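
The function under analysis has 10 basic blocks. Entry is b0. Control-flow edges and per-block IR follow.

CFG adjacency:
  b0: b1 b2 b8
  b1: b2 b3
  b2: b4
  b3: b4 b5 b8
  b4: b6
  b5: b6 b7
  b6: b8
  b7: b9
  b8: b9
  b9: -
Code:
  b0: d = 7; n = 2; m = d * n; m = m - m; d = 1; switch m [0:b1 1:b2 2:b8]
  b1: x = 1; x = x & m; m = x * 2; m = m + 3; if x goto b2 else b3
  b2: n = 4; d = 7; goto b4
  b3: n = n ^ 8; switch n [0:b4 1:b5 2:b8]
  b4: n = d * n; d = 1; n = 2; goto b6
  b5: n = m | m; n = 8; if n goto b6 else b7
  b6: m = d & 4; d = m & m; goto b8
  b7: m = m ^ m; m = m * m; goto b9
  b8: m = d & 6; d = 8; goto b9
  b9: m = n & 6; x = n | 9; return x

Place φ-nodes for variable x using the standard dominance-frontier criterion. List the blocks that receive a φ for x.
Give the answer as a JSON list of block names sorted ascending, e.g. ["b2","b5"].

Answer: ["b2", "b4", "b6", "b8", "b9"]

Working:
idom tree: b1←b0 b2←b0 b3←b1 b4←b0 b5←b3 b6←b0 b7←b5 b8←b0 b9←b0
Dom∩ at merges:
  b2: preds {b0,b1}: {b0} ∩ {b0,b1} = {b0}; idom=b0
  b4: preds {b2,b3}: {b0,b2} ∩ {b0,b1,b3} = {b0}; idom=b0
  b6: preds {b4,b5}: {b0,b4} ∩ {b0,b1,b3,b5} = {b0}; idom=b0
  b8: preds {b0,b3,b6}: {b0} ∩ {b0,b1,b3} ∩ {b0,b6} = {b0}; idom=b0
  b9: preds {b7,b8}: {b0,b1,b3,b5,b7} ∩ {b0,b8} = {b0}; idom=b0

Frontier:
  join b2 pred b0: · stop@b0
  join b2 pred b1: b1 stop@b0
  join b4 pred b2: b2 stop@b0
  join b4 pred b3: b3→b1 stop@b0
  join b6 pred b4: b4 stop@b0
  join b6 pred b5: b5→b3→b1 stop@b0
  join b8 pred b0: · stop@b0
  join b8 pred b3: b3→b1 stop@b0
  join b8 pred b6: b6 stop@b0
  join b9 pred b7: b7→b5→b3→b1 stop@b0
  join b9 pred b8: b8 stop@b0
  b0 → ∅
  b1 → {b2,b4,b6,b8,b9}
  b2 → {b4}
  b3 → {b4,b6,b8,b9}
  b4 → {b6}
  b5 → {b6,b9}
  b6 → {b8}
  b7 → {b9}
  b8 → {b9}
  b9 → ∅

φ for x: defs {b1,b9}
  DF⁺ = {b2,b4,b6,b8,b9}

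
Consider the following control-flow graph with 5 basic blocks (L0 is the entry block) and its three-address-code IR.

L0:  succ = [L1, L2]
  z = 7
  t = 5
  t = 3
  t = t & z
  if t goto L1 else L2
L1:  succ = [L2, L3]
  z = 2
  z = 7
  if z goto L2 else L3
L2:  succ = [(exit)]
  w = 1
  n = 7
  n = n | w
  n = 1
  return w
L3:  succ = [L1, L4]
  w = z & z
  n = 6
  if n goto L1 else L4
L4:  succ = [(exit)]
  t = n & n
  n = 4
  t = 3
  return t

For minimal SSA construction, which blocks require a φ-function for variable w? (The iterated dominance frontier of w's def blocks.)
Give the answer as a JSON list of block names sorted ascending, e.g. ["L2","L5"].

idom tree: L1←L0 L2←L0 L3←L1 L4←L3
Dom∩ at merges:
  L1: preds {L0,L3}: {L0} ∩ {L0,L1,L3} = {L0}; idom=L0
  L2: preds {L0,L1}: {L0} ∩ {L0,L1} = {L0}; idom=L0

DF walk-up:
  L1←L0: walk · to L0
  L1←L3: walk L3→L1 to L0
  L2←L0: walk · to L0
  L2←L1: walk L1 to L0
  L0 → ∅
  L1 → {L1,L2}
  L2 → ∅
  L3 → {L1}
  L4 → ∅

φ for w: defs {L2,L3}
  DF⁺ = {L1,L2}

Answer: ["L1", "L2"]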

→ **WORK INSTRUCTION**: Each line in the listing above from the one containing "b0: d = 7; n" through the one containing "Place φ-nodes for" should be repeated exactly, and no other line.

→ **PROBLEM SOLUTION**:
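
  b0: d = 7; n = 2; m = d * n; m = m - m; d = 1; switch m [0:b1 1:b2 2:b8]
  b1: x = 1; x = x & m; m = x * 2; m = m + 3; if x goto b2 else b3
  b2: n = 4; d = 7; goto b4
  b3: n = n ^ 8; switch n [0:b4 1:b5 2:b8]
  b4: n = d * n; d = 1; n = 2; goto b6
  b5: n = m | m; n = 8; if n goto b6 else b7
  b6: m = d & 4; d = m & m; goto b8
  b7: m = m ^ m; m = m * m; goto b9
  b8: m = d & 6; d = 8; goto b9
  b9: m = n & 6; x = n | 9; return x

Place φ-nodes for variable x using the standard dominance-frontier criterion. List the blocks that receive a φ for x.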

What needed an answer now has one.